— Problem statement —
Look through the data below, and copy each line that carries the word "shows".

-- Provided records follows --

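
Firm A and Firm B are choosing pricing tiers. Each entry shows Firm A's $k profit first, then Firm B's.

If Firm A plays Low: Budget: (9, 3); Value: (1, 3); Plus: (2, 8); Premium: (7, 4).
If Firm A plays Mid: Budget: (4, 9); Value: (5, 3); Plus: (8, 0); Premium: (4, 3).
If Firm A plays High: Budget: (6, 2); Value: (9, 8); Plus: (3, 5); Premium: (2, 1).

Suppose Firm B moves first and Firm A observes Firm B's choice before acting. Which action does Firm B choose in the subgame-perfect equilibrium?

Value

Work backward from Firm A's decision.
- Budget: Firm A compares 9, 4, 6 and picks Low; Firm B would get 3.
- Value: Firm A compares 1, 5, 9 and picks High; Firm B would get 8.
- Plus: Firm A compares 2, 8, 3 and picks Mid; Firm B would get 0.
- Premium: Firm A compares 7, 4, 2 and picks Low; Firm B would get 4.
Firm B's induced payoffs are 3, 8, 0, 4, so Firm B commits to Value. Subgame-perfect outcome: (High, Value) with payoffs (9, 8).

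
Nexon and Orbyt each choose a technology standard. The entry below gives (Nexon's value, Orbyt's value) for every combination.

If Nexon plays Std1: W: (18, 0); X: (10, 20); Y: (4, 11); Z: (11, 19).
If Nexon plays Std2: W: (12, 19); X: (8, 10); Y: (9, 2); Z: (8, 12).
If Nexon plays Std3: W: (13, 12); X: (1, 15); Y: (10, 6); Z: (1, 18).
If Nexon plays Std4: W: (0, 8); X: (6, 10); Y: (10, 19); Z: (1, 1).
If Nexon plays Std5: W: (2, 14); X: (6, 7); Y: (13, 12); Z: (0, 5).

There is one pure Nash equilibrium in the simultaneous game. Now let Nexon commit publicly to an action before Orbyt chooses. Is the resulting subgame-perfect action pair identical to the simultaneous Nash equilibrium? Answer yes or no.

Work backward from Orbyt's decision.
- Std1 → Orbyt plays X (best of 0, 20, 11, 19); Nexon gets 10.
- Std2 → Orbyt plays W (best of 19, 10, 2, 12); Nexon gets 12.
- Std3 → Orbyt plays Z (best of 12, 15, 6, 18); Nexon gets 1.
- Std4 → Orbyt plays Y (best of 8, 10, 19, 1); Nexon gets 10.
- Std5 → Orbyt plays W (best of 14, 7, 12, 5); Nexon gets 2.
Nexon's induced payoffs are 10, 12, 1, 10, 2, so Nexon commits to Std2. Subgame-perfect outcome: (Std2, W) with payoffs (12, 19).
For the simultaneous game, intersect best replies.
Nexon's best replies: W→Std1; X→Std1; Y→Std5; Z→Std1.
Orbyt's best replies: Std1→X; Std2→W; Std3→Z; Std4→Y; Std5→W.
Only (Std1, X) has each player best-responding; Nash payoffs (10, 20).
Sequential outcome (Std2, W) differs from the Nash profile (Std1, X).

no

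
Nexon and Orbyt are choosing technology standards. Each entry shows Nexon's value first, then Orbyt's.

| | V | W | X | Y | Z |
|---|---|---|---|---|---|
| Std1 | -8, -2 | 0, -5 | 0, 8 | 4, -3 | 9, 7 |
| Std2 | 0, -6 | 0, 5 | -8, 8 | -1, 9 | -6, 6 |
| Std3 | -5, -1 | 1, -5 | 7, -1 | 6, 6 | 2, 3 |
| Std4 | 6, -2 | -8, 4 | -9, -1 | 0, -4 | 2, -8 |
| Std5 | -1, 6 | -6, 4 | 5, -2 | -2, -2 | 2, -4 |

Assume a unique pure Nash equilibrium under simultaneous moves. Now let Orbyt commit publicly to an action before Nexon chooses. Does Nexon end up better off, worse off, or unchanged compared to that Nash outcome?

Solve by backward induction (Orbyt leads).
- V → Nexon plays Std4 (best of -8, 0, -5, 6, -1); Orbyt gets -2.
- W → Nexon plays Std3 (best of 0, 0, 1, -8, -6); Orbyt gets -5.
- X → Nexon plays Std3 (best of 0, -8, 7, -9, 5); Orbyt gets -1.
- Y → Nexon plays Std3 (best of 4, -1, 6, 0, -2); Orbyt gets 6.
- Z → Nexon plays Std1 (best of 9, -6, 2, 2, 2); Orbyt gets 7.
Among -2, -5, -1, 6, 7, the best is 7 at Z. Subgame-perfect outcome: (Std1, Z) with payoffs (9, 7).
Under simultaneous play:
Nexon's best replies: V→Std4; W→Std3; X→Std3; Y→Std3; Z→Std1.
Orbyt's best replies: Std1→X; Std2→Y; Std3→Y; Std4→W; Std5→V.
Only (Std3, Y) has each player best-responding; Nash payoffs (6, 6).
Nexon earns 9 sequentially versus 6 at the Nash outcome: better off.

better off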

-- Provided records concluded --

— Solution to this exercise —
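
Firm A and Firm B are choosing pricing tiers. Each entry shows Firm A's $k profit first, then Firm B's.
Nexon and Orbyt are choosing technology standards. Each entry shows Nexon's value first, then Orbyt's.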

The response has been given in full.